--- Assigned task ---
Give back only the lines from the one with "Does (s ∧ p)" through the last line of the data, exactly as they appear.

--- Dataset content ---
____________

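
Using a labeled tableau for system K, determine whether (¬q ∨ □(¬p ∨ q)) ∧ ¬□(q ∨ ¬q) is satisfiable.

1. (¬q ∨ □(¬p ∨ q)) ∧ ¬□(q ∨ ¬q), u
2. ¬q ∨ □(¬p ∨ q), u
3. ¬□(q ∨ ¬q), u
4. □(¬p ∨ q), u
5. ¬(q ∨ ¬q), v
6. ¬q, v
7. q, v
Accessibility: uRv
Branch closes: q and ¬q both at v.
All branches of the tableau close; one closing branch shown above.

Unsatisfiable (every branch closes)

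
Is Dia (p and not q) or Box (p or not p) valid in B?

Tableau for the negation not (Dia (p and not q) or Box (p or not p)):
1. not (Dia (p and not q) or Box (p or not p)), u
2. not Dia (p and not q), u
3. not Box (p or not p), u
4. not (p and not q), u
5. q, u
6. not (p or not p), v
7. not p, v
8. p, v
Accessibility: uRu, uRv, vRu, vRv
Branch closes: p and not p both at v.
All branches of the negation close; one closing branch shown above.

Yes, valid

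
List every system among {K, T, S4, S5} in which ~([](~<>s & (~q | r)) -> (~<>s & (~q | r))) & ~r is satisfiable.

K-tableau for the formula:
1. ~([](~<>s & (~q | r)) -> (~<>s & (~q | r))) & ~r, w0
2. ~([](~<>s & (~q | r)) -> (~<>s & (~q | r))), w0
3. ~r, w0
4. [](~<>s & (~q | r)), w0
5. ~(~<>s & (~q | r)), w0
6. ~(~q | r), w0
7. q, w0
Complete open branch: satisfiable in K.
T-tableau for the formula:
1. ~([](~<>s & (~q | r)) -> (~<>s & (~q | r))) & ~r, w0
2. ~([](~<>s & (~q | r)) -> (~<>s & (~q | r))), w0
3. ~r, w0
4. [](~<>s & (~q | r)), w0
5. ~(~<>s & (~q | r)), w0
6. ~<>s & (~q | r), w0
7. ~<>s, w0
8. ~q | r, w0
9. ~s, w0
10. <>s, w0
11. ~q, w0
12. s, w1
13. ~<>s & (~q | r), w1
14. ~<>s, w1
15. ~q | r, w1
16. ~s, w1
Accessibility: w0Rw0, w0Rw1, w1Rw1
Branch closes: s and ~s both at w1.
Every branch closes (one shown): unsatisfiable in T, hence also in S4, S5 (every S4/S5-frame is a T-frame).

K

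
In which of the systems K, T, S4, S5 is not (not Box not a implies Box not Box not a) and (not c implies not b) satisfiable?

S4-tableau for the formula:
1. not (not Box not a implies Box not Box not a) and (not c implies not b), u
2. not (not Box not a implies Box not Box not a), u   [and-rule on 1]
3. not c implies not b, u   [and-rule on 1]
4. not Box not a, u   [neg-implies-rule on 2]
5. not Box not Box not a, u   [neg-implies-rule on 2]
6. not b, u   [implies-rule on 3 (branches; this branch)]
7. a, v   [neg-Box-rule on 4: fresh world v, uRv]
8. Box not a, w   [neg-Box-rule on 5: fresh world w, uRw]
9. not a, w   [Box-rule on 8 via wRw]
Accessibility: uRu, uRv, uRw, vRv, wRw
Complete open branch: satisfiable in S4, hence also in K, T (this S4-model is also a K-model and a T-model).
S5-tableau for the formula:
1. not (not Box not a implies Box not Box not a) and (not c implies not b), u
2. not (not Box not a implies Box not Box not a), u   [and-rule on 1]
3. not c implies not b, u   [and-rule on 1]
4. not Box not a, u   [neg-implies-rule on 2]
5. not Box not Box not a, u   [neg-implies-rule on 2]
6. not b, u   [implies-rule on 3 (branches; this branch)]
7. a, v   [neg-Box-rule on 4: fresh world v, uRv]
8. Box not a, w   [neg-Box-rule on 5: fresh world w, uRw]
9. not a, u   [Box-rule on 8 via wRu]
10. not a, v   [Box-rule on 8 via wRv]
Accessibility: uRu, uRv, uRw, vRu, vRv, vRw, wRu, wRv, wRw
Branch closes: a and not a both at v.
Every branch closes (one shown): unsatisfiable in S5.

K, T, S4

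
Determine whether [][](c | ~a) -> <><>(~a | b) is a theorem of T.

Tableau for the negation ~([][](c | ~a) -> <><>(~a | b)):
1. ~([][](c | ~a) -> <><>(~a | b)), 0
2. [][](c | ~a), 0
3. ~<><>(~a | b), 0
4. [](c | ~a), 0
5. ~<>(~a | b), 0
6. c | ~a, 0
7. ~(~a | b), 0
8. a, 0
9. ~b, 0
10. c, 0
Accessibility: 0R0
The negation has an open branch (countermodel exists).

Invalid (countermodel exists)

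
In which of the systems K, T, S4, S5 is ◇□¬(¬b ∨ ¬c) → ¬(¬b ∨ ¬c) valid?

S5

S4-tableau for the negation ¬(◇□¬(¬b ∨ ¬c) → ¬(¬b ∨ ¬c)):
1. ¬(◇□¬(¬b ∨ ¬c) → ¬(¬b ∨ ¬c)), 0
2. ◇□¬(¬b ∨ ¬c), 0
3. ¬b ∨ ¬c, 0
4. ¬c, 0
5. □¬(¬b ∨ ¬c), 1
6. ¬(¬b ∨ ¬c), 1
7. b, 1
8. c, 1
Accessibility: 0R0, 0R1, 1R1
Complete open branch: countermodel on an S4-frame, so not valid in S4, nor in K, T (the same frame is also a K-frame and a T-frame).
S5-tableau for the negation ¬(◇□¬(¬b ∨ ¬c) → ¬(¬b ∨ ¬c)):
1. ¬(◇□¬(¬b ∨ ¬c) → ¬(¬b ∨ ¬c)), 0
2. ◇□¬(¬b ∨ ¬c), 0
3. ¬b ∨ ¬c, 0
4. ¬c, 0
5. □¬(¬b ∨ ¬c), 1
6. ¬(¬b ∨ ¬c), 0
7. b, 0
8. c, 0
Accessibility: 0R0, 0R1, 1R0, 1R1
Branch closes: c and ¬c both at 0.
Every branch closes (one shown): valid in S5.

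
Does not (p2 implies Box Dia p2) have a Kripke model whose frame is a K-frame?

1. not (p2 implies Box Dia p2), 0
2. p2, 0
3. not Box Dia p2, 0
4. not Dia p2, 1
Accessibility: 0R1

Yes, satisfiable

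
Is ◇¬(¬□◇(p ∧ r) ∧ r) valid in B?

Tableau for the negation ¬◇¬(¬□◇(p ∧ r) ∧ r):
1. ¬◇¬(¬□◇(p ∧ r) ∧ r), w0
2. ¬□◇(p ∧ r) ∧ r, w0
3. ¬□◇(p ∧ r), w0
4. r, w0
5. ¬◇(p ∧ r), w1
6. ¬□◇(p ∧ r) ∧ r, w1
7. ¬□◇(p ∧ r), w1
8. r, w1
9. ¬(p ∧ r), w0
10. ¬(p ∧ r), w1
11. ¬p, w0
12. ¬p, w1
13. ¬◇(p ∧ r), w2
14. ¬(p ∧ r), w2
15. ¬r, w2
Accessibility: w0Rw0, w0Rw1, w1Rw0, w1Rw1, w1Rw2, w2Rw1, w2Rw2
The negation has an open branch (countermodel exists).

Invalid (countermodel exists)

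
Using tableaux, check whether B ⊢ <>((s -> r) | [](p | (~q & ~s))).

Tableau for the negation ~<>((s -> r) | [](p | (~q & ~s))):
1. ~<>((s -> r) | [](p | (~q & ~s))), u
2. ~((s -> r) | [](p | (~q & ~s))), u
3. ~(s -> r), u
4. ~[](p | (~q & ~s)), u
5. s, u
6. ~r, u
7. ~(p | (~q & ~s)), v
8. ~p, v
9. ~(~q & ~s), v
10. ~((s -> r) | [](p | (~q & ~s))), v
11. ~(s -> r), v
12. ~[](p | (~q & ~s)), v
13. s, v
14. ~r, v
15. ~(p | (~q & ~s)), w
16. ~p, w
17. ~(~q & ~s), w
18. s, w
Accessibility: uRu, uRv, vRu, vRv, vRw, wRv, wRw
The negation has an open branch (countermodel exists).

No, not valid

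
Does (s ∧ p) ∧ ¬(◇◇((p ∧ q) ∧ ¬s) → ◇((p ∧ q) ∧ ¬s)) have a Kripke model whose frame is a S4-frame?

1. (s ∧ p) ∧ ¬(◇◇((p ∧ q) ∧ ¬s) → ◇((p ∧ q) ∧ ¬s)), u
2. s ∧ p, u   [∧-rule on 1]
3. ¬(◇◇((p ∧ q) ∧ ¬s) → ◇((p ∧ q) ∧ ¬s)), u   [∧-rule on 1]
4. s, u   [∧-rule on 2]
5. p, u   [∧-rule on 2]
6. ◇◇((p ∧ q) ∧ ¬s), u   [¬→-rule on 3]
7. ¬◇((p ∧ q) ∧ ¬s), u   [¬→-rule on 3]
8. ¬((p ∧ q) ∧ ¬s), u   [¬◇-rule on 7 via uRu]
9. ¬(p ∧ q), u   [¬∧-rule on 8 (branches; this branch)]
10. ¬q, u   [¬∧-rule on 9 (branches; this branch)]
11. ◇((p ∧ q) ∧ ¬s), v   [◇-rule on 6: fresh world v, uRv]
12. ¬((p ∧ q) ∧ ¬s), v   [¬◇-rule on 7 via uRv]
13. ¬(p ∧ q), v   [¬∧-rule on 12 (branches; this branch)]
14. ¬q, v   [¬∧-rule on 13 (branches; this branch)]
15. (p ∧ q) ∧ ¬s, w   [◇-rule on 11: fresh world w, vRw]
16. p ∧ q, w   [∧-rule on 15]
17. ¬s, w   [∧-rule on 15]
18. p, w   [∧-rule on 16]
19. q, w   [∧-rule on 16]
20. ¬((p ∧ q) ∧ ¬s), w   [¬◇-rule on 7 via uRw]
21. ¬(p ∧ q), w   [¬∧-rule on 20 (branches; this branch)]
22. ¬q, w   [¬∧-rule on 21 (branches; this branch)]
Accessibility: uRu, uRv, uRw, vRv, vRw, wRw
Branch closes: q and ¬q both at w.
(One branch shown.) All branches close.

Unsatisfiable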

____________

--- Your solution ---
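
Does (s ∧ p) ∧ ¬(◇◇((p ∧ q) ∧ ¬s) → ◇((p ∧ q) ∧ ¬s)) have a Kripke model whose frame is a S4-frame?

1. (s ∧ p) ∧ ¬(◇◇((p ∧ q) ∧ ¬s) → ◇((p ∧ q) ∧ ¬s)), u
2. s ∧ p, u   [∧-rule on 1]
3. ¬(◇◇((p ∧ q) ∧ ¬s) → ◇((p ∧ q) ∧ ¬s)), u   [∧-rule on 1]
4. s, u   [∧-rule on 2]
5. p, u   [∧-rule on 2]
6. ◇◇((p ∧ q) ∧ ¬s), u   [¬→-rule on 3]
7. ¬◇((p ∧ q) ∧ ¬s), u   [¬→-rule on 3]
8. ¬((p ∧ q) ∧ ¬s), u   [¬◇-rule on 7 via uRu]
9. ¬(p ∧ q), u   [¬∧-rule on 8 (branches; this branch)]
10. ¬q, u   [¬∧-rule on 9 (branches; this branch)]
11. ◇((p ∧ q) ∧ ¬s), v   [◇-rule on 6: fresh world v, uRv]
12. ¬((p ∧ q) ∧ ¬s), v   [¬◇-rule on 7 via uRv]
13. ¬(p ∧ q), v   [¬∧-rule on 12 (branches; this branch)]
14. ¬q, v   [¬∧-rule on 13 (branches; this branch)]
15. (p ∧ q) ∧ ¬s, w   [◇-rule on 11: fresh world w, vRw]
16. p ∧ q, w   [∧-rule on 15]
17. ¬s, w   [∧-rule on 15]
18. p, w   [∧-rule on 16]
19. q, w   [∧-rule on 16]
20. ¬((p ∧ q) ∧ ¬s), w   [¬◇-rule on 7 via uRw]
21. ¬(p ∧ q), w   [¬∧-rule on 20 (branches; this branch)]
22. ¬q, w   [¬∧-rule on 21 (branches; this branch)]
Accessibility: uRu, uRv, uRw, vRv, vRw, wRw
Branch closes: q and ¬q both at w.
(One branch shown.) All branches close.

Unsatisfiable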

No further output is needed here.